**TASK DETAILS**
Each line of the data below that carries the word "Answer" needs to be copied.

==============================

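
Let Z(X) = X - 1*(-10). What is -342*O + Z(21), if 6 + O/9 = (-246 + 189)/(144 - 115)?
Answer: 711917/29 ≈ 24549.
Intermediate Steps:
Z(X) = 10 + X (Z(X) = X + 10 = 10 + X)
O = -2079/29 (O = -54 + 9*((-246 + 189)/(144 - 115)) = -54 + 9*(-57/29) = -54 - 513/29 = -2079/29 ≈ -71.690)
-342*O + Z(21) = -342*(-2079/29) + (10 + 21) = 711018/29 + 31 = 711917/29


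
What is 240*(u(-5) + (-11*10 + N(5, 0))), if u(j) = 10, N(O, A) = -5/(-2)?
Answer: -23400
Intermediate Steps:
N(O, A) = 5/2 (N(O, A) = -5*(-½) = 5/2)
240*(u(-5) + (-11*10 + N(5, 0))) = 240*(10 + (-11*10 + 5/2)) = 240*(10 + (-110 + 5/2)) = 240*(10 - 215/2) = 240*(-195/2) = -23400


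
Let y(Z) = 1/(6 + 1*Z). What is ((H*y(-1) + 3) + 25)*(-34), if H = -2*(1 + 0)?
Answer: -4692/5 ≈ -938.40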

==============================

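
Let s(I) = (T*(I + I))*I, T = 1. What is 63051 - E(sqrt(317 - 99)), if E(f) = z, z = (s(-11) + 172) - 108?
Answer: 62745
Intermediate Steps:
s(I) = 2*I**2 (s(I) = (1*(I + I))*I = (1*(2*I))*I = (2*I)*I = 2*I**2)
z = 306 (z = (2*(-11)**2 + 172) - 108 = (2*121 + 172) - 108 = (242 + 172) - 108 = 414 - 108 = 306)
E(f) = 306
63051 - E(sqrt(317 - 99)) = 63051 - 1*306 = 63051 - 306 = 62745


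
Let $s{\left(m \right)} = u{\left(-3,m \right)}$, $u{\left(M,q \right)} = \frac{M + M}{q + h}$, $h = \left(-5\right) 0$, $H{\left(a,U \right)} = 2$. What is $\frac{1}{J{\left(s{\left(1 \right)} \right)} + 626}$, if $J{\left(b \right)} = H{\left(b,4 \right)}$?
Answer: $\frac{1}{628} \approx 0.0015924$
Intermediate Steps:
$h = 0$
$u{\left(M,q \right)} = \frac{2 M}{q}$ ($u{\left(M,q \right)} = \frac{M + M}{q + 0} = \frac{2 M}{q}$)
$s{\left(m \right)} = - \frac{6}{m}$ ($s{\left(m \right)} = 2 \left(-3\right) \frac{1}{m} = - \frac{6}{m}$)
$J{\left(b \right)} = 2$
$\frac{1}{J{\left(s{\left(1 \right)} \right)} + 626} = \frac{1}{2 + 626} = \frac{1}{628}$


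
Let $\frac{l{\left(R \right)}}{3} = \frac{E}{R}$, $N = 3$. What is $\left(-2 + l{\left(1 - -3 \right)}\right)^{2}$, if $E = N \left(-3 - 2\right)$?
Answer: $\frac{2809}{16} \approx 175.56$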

==============================

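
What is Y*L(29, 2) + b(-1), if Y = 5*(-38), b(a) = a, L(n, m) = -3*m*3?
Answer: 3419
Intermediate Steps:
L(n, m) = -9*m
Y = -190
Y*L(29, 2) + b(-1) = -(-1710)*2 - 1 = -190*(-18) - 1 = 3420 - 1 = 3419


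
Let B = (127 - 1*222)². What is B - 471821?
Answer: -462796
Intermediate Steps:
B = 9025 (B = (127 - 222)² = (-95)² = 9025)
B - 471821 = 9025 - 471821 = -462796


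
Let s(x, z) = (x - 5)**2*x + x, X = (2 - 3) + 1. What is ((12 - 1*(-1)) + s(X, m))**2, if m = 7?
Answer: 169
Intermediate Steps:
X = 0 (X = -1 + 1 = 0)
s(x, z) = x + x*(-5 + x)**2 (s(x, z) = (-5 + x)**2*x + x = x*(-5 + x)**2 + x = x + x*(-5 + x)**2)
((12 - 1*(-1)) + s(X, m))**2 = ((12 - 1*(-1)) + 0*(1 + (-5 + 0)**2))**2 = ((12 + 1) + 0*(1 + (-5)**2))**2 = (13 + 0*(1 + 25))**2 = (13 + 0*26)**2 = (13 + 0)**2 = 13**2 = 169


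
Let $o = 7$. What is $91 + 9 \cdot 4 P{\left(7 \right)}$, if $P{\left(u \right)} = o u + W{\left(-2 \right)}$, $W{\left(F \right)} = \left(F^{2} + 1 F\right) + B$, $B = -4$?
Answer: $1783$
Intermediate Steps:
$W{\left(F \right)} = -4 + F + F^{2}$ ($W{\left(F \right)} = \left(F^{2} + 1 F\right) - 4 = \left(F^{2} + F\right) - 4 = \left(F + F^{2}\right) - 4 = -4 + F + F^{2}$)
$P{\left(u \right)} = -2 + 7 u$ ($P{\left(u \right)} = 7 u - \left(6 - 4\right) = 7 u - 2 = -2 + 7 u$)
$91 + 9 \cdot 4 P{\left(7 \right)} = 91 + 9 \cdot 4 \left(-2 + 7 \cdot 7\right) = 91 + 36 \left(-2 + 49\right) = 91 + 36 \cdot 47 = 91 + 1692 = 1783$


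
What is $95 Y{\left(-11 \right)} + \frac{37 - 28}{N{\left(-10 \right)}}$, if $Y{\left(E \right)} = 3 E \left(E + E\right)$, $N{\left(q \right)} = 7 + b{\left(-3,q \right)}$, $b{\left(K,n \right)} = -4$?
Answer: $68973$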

==============================

**COMPLETED EXERCISE**
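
Answer: 711917/29 ≈ 24549.
Answer: -23400
Answer: -4692/5 ≈ -938.40
Answer: 62745
Answer: $\frac{1}{628} \approx 0.0015924$
Answer: $\frac{2809}{16} \approx 175.56$
Answer: 3419
Answer: -462796
Answer: 169
Answer: $1783$
Answer: $68973$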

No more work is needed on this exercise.